Given entries
▬▬▬▬▬▬▬▬▬▬

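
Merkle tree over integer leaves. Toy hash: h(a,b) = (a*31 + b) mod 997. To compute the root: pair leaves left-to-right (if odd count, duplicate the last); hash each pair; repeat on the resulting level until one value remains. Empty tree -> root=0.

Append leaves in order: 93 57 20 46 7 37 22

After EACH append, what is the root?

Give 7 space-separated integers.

Answer: 93 946 56 82 737 700 153

Derivation:
After append 93 (leaves=[93]):
  L0: [93]
  root=93
After append 57 (leaves=[93, 57]):
  L0: [93, 57]
  L1: h(93,57)=(93*31+57)%997=946 -> [946]
  root=946
After append 20 (leaves=[93, 57, 20]):
  L0: [93, 57, 20]
  L1: h(93,57)=(93*31+57)%997=946 h(20,20)=(20*31+20)%997=640 -> [946, 640]
  L2: h(946,640)=(946*31+640)%997=56 -> [56]
  root=56
After append 46 (leaves=[93, 57, 20, 46]):
  L0: [93, 57, 20, 46]
  L1: h(93,57)=(93*31+57)%997=946 h(20,46)=(20*31+46)%997=666 -> [946, 666]
  L2: h(946,666)=(946*31+666)%997=82 -> [82]
  root=82
After append 7 (leaves=[93, 57, 20, 46, 7]):
  L0: [93, 57, 20, 46, 7]
  L1: h(93,57)=(93*31+57)%997=946 h(20,46)=(20*31+46)%997=666 h(7,7)=(7*31+7)%997=224 -> [946, 666, 224]
  L2: h(946,666)=(946*31+666)%997=82 h(224,224)=(224*31+224)%997=189 -> [82, 189]
  L3: h(82,189)=(82*31+189)%997=737 -> [737]
  root=737
After append 37 (leaves=[93, 57, 20, 46, 7, 37]):
  L0: [93, 57, 20, 46, 7, 37]
  L1: h(93,57)=(93*31+57)%997=946 h(20,46)=(20*31+46)%997=666 h(7,37)=(7*31+37)%997=254 -> [946, 666, 254]
  L2: h(946,666)=(946*31+666)%997=82 h(254,254)=(254*31+254)%997=152 -> [82, 152]
  L3: h(82,152)=(82*31+152)%997=700 -> [700]
  root=700
After append 22 (leaves=[93, 57, 20, 46, 7, 37, 22]):
  L0: [93, 57, 20, 46, 7, 37, 22]
  L1: h(93,57)=(93*31+57)%997=946 h(20,46)=(20*31+46)%997=666 h(7,37)=(7*31+37)%997=254 h(22,22)=(22*31+22)%997=704 -> [946, 666, 254, 704]
  L2: h(946,666)=(946*31+666)%997=82 h(254,704)=(254*31+704)%997=602 -> [82, 602]
  L3: h(82,602)=(82*31+602)%997=153 -> [153]
  root=153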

▬▬▬▬▬▬▬▬▬▬

About this exercise
Reproduce each entry word for word.

Answer for this exercise
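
Merkle tree over integer leaves. Toy hash: h(a,b) = (a*31 + b) mod 997. To compute the root: pair leaves left-to-right (if odd count, duplicate the last); hash each pair; repeat on the resulting level until one value remains. Empty tree -> root=0.

Append leaves in order: 93 57 20 46 7 37 22

After EACH append, what is the root?

Give 7 space-separated integers.

Answer: 93 946 56 82 737 700 153

Derivation:
After append 93 (leaves=[93]):
  L0: [93]
  root=93
After append 57 (leaves=[93, 57]):
  L0: [93, 57]
  L1: h(93,57)=(93*31+57)%997=946 -> [946]
  root=946
After append 20 (leaves=[93, 57, 20]):
  L0: [93, 57, 20]
  L1: h(93,57)=(93*31+57)%997=946 h(20,20)=(20*31+20)%997=640 -> [946, 640]
  L2: h(946,640)=(946*31+640)%997=56 -> [56]
  root=56
After append 46 (leaves=[93, 57, 20, 46]):
  L0: [93, 57, 20, 46]
  L1: h(93,57)=(93*31+57)%997=946 h(20,46)=(20*31+46)%997=666 -> [946, 666]
  L2: h(946,666)=(946*31+666)%997=82 -> [82]
  root=82
After append 7 (leaves=[93, 57, 20, 46, 7]):
  L0: [93, 57, 20, 46, 7]
  L1: h(93,57)=(93*31+57)%997=946 h(20,46)=(20*31+46)%997=666 h(7,7)=(7*31+7)%997=224 -> [946, 666, 224]
  L2: h(946,666)=(946*31+666)%997=82 h(224,224)=(224*31+224)%997=189 -> [82, 189]
  L3: h(82,189)=(82*31+189)%997=737 -> [737]
  root=737
After append 37 (leaves=[93, 57, 20, 46, 7, 37]):
  L0: [93, 57, 20, 46, 7, 37]
  L1: h(93,57)=(93*31+57)%997=946 h(20,46)=(20*31+46)%997=666 h(7,37)=(7*31+37)%997=254 -> [946, 666, 254]
  L2: h(946,666)=(946*31+666)%997=82 h(254,254)=(254*31+254)%997=152 -> [82, 152]
  L3: h(82,152)=(82*31+152)%997=700 -> [700]
  root=700
After append 22 (leaves=[93, 57, 20, 46, 7, 37, 22]):
  L0: [93, 57, 20, 46, 7, 37, 22]
  L1: h(93,57)=(93*31+57)%997=946 h(20,46)=(20*31+46)%997=666 h(7,37)=(7*31+37)%997=254 h(22,22)=(22*31+22)%997=704 -> [946, 666, 254, 704]
  L2: h(946,666)=(946*31+666)%997=82 h(254,704)=(254*31+704)%997=602 -> [82, 602]
  L3: h(82,602)=(82*31+602)%997=153 -> [153]
  root=153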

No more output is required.